▽
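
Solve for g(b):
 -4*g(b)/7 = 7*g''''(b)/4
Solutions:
 g(b) = (C1*sin(sqrt(14)*b/7) + C2*cos(sqrt(14)*b/7))*exp(-sqrt(14)*b/7) + (C3*sin(sqrt(14)*b/7) + C4*cos(sqrt(14)*b/7))*exp(sqrt(14)*b/7)


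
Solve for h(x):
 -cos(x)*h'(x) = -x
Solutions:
 h(x) = C1 + Integral(x/cos(x), x)


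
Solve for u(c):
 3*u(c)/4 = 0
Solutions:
 u(c) = 0


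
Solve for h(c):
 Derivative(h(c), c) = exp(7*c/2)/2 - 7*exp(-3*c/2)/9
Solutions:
 h(c) = C1 + exp(7*c/2)/7 + 14*exp(-3*c/2)/27


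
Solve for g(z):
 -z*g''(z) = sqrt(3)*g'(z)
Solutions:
 g(z) = C1 + C2*z^(1 - sqrt(3))


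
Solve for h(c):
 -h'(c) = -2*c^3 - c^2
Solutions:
 h(c) = C1 + c^4/2 + c^3/3


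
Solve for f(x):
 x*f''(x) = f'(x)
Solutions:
 f(x) = C1 + C2*x^2


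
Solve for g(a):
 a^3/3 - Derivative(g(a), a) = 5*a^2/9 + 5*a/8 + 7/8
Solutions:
 g(a) = C1 + a^4/12 - 5*a^3/27 - 5*a^2/16 - 7*a/8


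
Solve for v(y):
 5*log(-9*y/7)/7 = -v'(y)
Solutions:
 v(y) = C1 - 5*y*log(-y)/7 + 5*y*(-2*log(3) + 1 + log(7))/7


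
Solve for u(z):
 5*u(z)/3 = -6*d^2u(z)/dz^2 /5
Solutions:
 u(z) = C1*sin(5*sqrt(2)*z/6) + C2*cos(5*sqrt(2)*z/6)


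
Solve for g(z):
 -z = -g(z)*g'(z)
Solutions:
 g(z) = -sqrt(C1 + z^2)
 g(z) = sqrt(C1 + z^2)


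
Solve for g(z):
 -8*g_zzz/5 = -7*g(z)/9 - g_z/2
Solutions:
 g(z) = C1*exp(-15^(1/3)*z*(15^(1/3)/(sqrt(769) + 28)^(1/3) + (sqrt(769) + 28)^(1/3))/24)*sin(3^(1/6)*5^(1/3)*z*(-3^(2/3)*(sqrt(769) + 28)^(1/3) + 3*5^(1/3)/(sqrt(769) + 28)^(1/3))/24) + C2*exp(-15^(1/3)*z*(15^(1/3)/(sqrt(769) + 28)^(1/3) + (sqrt(769) + 28)^(1/3))/24)*cos(3^(1/6)*5^(1/3)*z*(-3^(2/3)*(sqrt(769) + 28)^(1/3) + 3*5^(1/3)/(sqrt(769) + 28)^(1/3))/24) + C3*exp(15^(1/3)*z*(15^(1/3)/(sqrt(769) + 28)^(1/3) + (sqrt(769) + 28)^(1/3))/12)


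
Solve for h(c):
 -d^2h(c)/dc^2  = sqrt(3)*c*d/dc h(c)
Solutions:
 h(c) = C1 + C2*erf(sqrt(2)*3^(1/4)*c/2)


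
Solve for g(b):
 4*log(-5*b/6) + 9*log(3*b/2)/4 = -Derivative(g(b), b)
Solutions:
 g(b) = C1 - 25*b*log(b)/4 + b*(-4*log(5) + log(2)/4 + 3*log(3)/4 + log(192) + 25/4 - 4*I*pi)


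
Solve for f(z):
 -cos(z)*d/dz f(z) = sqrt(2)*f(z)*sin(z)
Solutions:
 f(z) = C1*cos(z)^(sqrt(2))


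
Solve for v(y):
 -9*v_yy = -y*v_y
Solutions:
 v(y) = C1 + C2*erfi(sqrt(2)*y/6)


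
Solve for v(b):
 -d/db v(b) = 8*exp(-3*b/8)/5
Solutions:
 v(b) = C1 + 64*exp(-3*b/8)/15


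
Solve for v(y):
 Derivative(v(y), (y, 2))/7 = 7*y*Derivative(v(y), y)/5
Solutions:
 v(y) = C1 + C2*erfi(7*sqrt(10)*y/10)


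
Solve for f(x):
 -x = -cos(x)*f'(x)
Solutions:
 f(x) = C1 + Integral(x/cos(x), x)


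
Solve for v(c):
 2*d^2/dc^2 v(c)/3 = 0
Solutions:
 v(c) = C1 + C2*c


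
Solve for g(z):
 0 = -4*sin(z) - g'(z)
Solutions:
 g(z) = C1 + 4*cos(z)


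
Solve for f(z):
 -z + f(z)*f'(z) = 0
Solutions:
 f(z) = -sqrt(C1 + z^2)
 f(z) = sqrt(C1 + z^2)


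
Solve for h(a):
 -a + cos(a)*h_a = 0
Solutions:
 h(a) = C1 + Integral(a/cos(a), a)


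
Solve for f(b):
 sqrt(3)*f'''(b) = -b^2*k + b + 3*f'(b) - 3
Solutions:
 f(b) = C1 + C2*exp(-3^(1/4)*b) + C3*exp(3^(1/4)*b) + b^3*k/9 - b^2/6 + 2*sqrt(3)*b*k/9 + b


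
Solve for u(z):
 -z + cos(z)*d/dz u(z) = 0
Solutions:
 u(z) = C1 + Integral(z/cos(z), z)


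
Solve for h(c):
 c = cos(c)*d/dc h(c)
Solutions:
 h(c) = C1 + Integral(c/cos(c), c)


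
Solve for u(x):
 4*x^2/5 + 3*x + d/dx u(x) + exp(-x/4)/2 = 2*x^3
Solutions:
 u(x) = C1 + x^4/2 - 4*x^3/15 - 3*x^2/2 + 2*exp(-x/4)


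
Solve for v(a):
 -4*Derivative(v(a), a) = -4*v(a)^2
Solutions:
 v(a) = -1/(C1 + a)


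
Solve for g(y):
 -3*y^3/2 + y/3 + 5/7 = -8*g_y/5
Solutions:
 g(y) = C1 + 15*y^4/64 - 5*y^2/48 - 25*y/56


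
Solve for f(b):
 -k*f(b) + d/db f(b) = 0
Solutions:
 f(b) = C1*exp(b*k)


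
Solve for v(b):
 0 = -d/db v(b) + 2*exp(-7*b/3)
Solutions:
 v(b) = C1 - 6*exp(-7*b/3)/7


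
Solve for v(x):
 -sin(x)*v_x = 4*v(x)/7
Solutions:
 v(x) = C1*(cos(x) + 1)^(2/7)/(cos(x) - 1)^(2/7)


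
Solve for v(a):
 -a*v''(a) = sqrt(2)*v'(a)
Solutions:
 v(a) = C1 + C2*a^(1 - sqrt(2))


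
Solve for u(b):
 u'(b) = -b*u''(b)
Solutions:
 u(b) = C1 + C2*log(b)


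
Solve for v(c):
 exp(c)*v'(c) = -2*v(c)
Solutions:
 v(c) = C1*exp(2*exp(-c))


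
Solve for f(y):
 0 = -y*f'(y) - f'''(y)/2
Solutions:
 f(y) = C1 + Integral(C2*airyai(-2^(1/3)*y) + C3*airybi(-2^(1/3)*y), y)


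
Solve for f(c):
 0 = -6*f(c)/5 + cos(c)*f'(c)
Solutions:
 f(c) = C1*(sin(c) + 1)^(3/5)/(sin(c) - 1)^(3/5)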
△
● WORK REQUIRED
What you write must be the entries restated word for word, from the opening line through the one holding "-8*g_zzz/5 = -7*g(z)/9 - g_z/2", with nothing else.

● SOLUTION TO THIS TASK
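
Solve for g(b):
 -4*g(b)/7 = 7*g''''(b)/4
Solutions:
 g(b) = (C1*sin(sqrt(14)*b/7) + C2*cos(sqrt(14)*b/7))*exp(-sqrt(14)*b/7) + (C3*sin(sqrt(14)*b/7) + C4*cos(sqrt(14)*b/7))*exp(sqrt(14)*b/7)


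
Solve for h(x):
 -cos(x)*h'(x) = -x
Solutions:
 h(x) = C1 + Integral(x/cos(x), x)


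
Solve for u(c):
 3*u(c)/4 = 0
Solutions:
 u(c) = 0


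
Solve for h(c):
 Derivative(h(c), c) = exp(7*c/2)/2 - 7*exp(-3*c/2)/9
Solutions:
 h(c) = C1 + exp(7*c/2)/7 + 14*exp(-3*c/2)/27


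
Solve for g(z):
 -z*g''(z) = sqrt(3)*g'(z)
Solutions:
 g(z) = C1 + C2*z^(1 - sqrt(3))


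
Solve for h(c):
 -h'(c) = -2*c^3 - c^2
Solutions:
 h(c) = C1 + c^4/2 + c^3/3


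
Solve for f(x):
 x*f''(x) = f'(x)
Solutions:
 f(x) = C1 + C2*x^2


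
Solve for g(a):
 a^3/3 - Derivative(g(a), a) = 5*a^2/9 + 5*a/8 + 7/8
Solutions:
 g(a) = C1 + a^4/12 - 5*a^3/27 - 5*a^2/16 - 7*a/8


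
Solve for v(y):
 5*log(-9*y/7)/7 = -v'(y)
Solutions:
 v(y) = C1 - 5*y*log(-y)/7 + 5*y*(-2*log(3) + 1 + log(7))/7


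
Solve for u(z):
 5*u(z)/3 = -6*d^2u(z)/dz^2 /5
Solutions:
 u(z) = C1*sin(5*sqrt(2)*z/6) + C2*cos(5*sqrt(2)*z/6)


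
Solve for g(z):
 -z = -g(z)*g'(z)
Solutions:
 g(z) = -sqrt(C1 + z^2)
 g(z) = sqrt(C1 + z^2)


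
Solve for g(z):
 -8*g_zzz/5 = -7*g(z)/9 - g_z/2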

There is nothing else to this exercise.